Entries supplied below:

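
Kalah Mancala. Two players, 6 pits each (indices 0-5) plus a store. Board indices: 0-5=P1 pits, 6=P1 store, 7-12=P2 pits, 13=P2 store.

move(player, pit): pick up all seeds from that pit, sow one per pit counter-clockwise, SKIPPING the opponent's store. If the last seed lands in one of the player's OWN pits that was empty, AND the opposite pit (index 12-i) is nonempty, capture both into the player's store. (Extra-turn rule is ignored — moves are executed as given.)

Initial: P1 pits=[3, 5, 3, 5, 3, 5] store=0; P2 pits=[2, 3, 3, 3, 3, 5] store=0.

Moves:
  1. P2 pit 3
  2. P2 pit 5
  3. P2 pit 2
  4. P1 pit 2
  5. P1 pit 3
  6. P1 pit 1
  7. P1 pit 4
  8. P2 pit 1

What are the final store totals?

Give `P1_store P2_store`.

Answer: 4 8

Derivation:
Move 1: P2 pit3 -> P1=[3,5,3,5,3,5](0) P2=[2,3,3,0,4,6](1)
Move 2: P2 pit5 -> P1=[4,6,4,6,4,5](0) P2=[2,3,3,0,4,0](2)
Move 3: P2 pit2 -> P1=[0,6,4,6,4,5](0) P2=[2,3,0,1,5,0](7)
Move 4: P1 pit2 -> P1=[0,6,0,7,5,6](1) P2=[2,3,0,1,5,0](7)
Move 5: P1 pit3 -> P1=[0,6,0,0,6,7](2) P2=[3,4,1,2,5,0](7)
Move 6: P1 pit1 -> P1=[0,0,1,1,7,8](3) P2=[4,4,1,2,5,0](7)
Move 7: P1 pit4 -> P1=[0,0,1,1,0,9](4) P2=[5,5,2,3,6,0](7)
Move 8: P2 pit1 -> P1=[0,0,1,1,0,9](4) P2=[5,0,3,4,7,1](8)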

End of Entries supplied.

Problem to solve -
Print exactly, and only, the lines running from the one that contains "8. P2 pit 1" to the last line of the records above.

Task solution -
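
  8. P2 pit 1

What are the final store totals?

Give `P1_store P2_store`.

Answer: 4 8

Derivation:
Move 1: P2 pit3 -> P1=[3,5,3,5,3,5](0) P2=[2,3,3,0,4,6](1)
Move 2: P2 pit5 -> P1=[4,6,4,6,4,5](0) P2=[2,3,3,0,4,0](2)
Move 3: P2 pit2 -> P1=[0,6,4,6,4,5](0) P2=[2,3,0,1,5,0](7)
Move 4: P1 pit2 -> P1=[0,6,0,7,5,6](1) P2=[2,3,0,1,5,0](7)
Move 5: P1 pit3 -> P1=[0,6,0,0,6,7](2) P2=[3,4,1,2,5,0](7)
Move 6: P1 pit1 -> P1=[0,0,1,1,7,8](3) P2=[4,4,1,2,5,0](7)
Move 7: P1 pit4 -> P1=[0,0,1,1,0,9](4) P2=[5,5,2,3,6,0](7)
Move 8: P2 pit1 -> P1=[0,0,1,1,0,9](4) P2=[5,0,3,4,7,1](8)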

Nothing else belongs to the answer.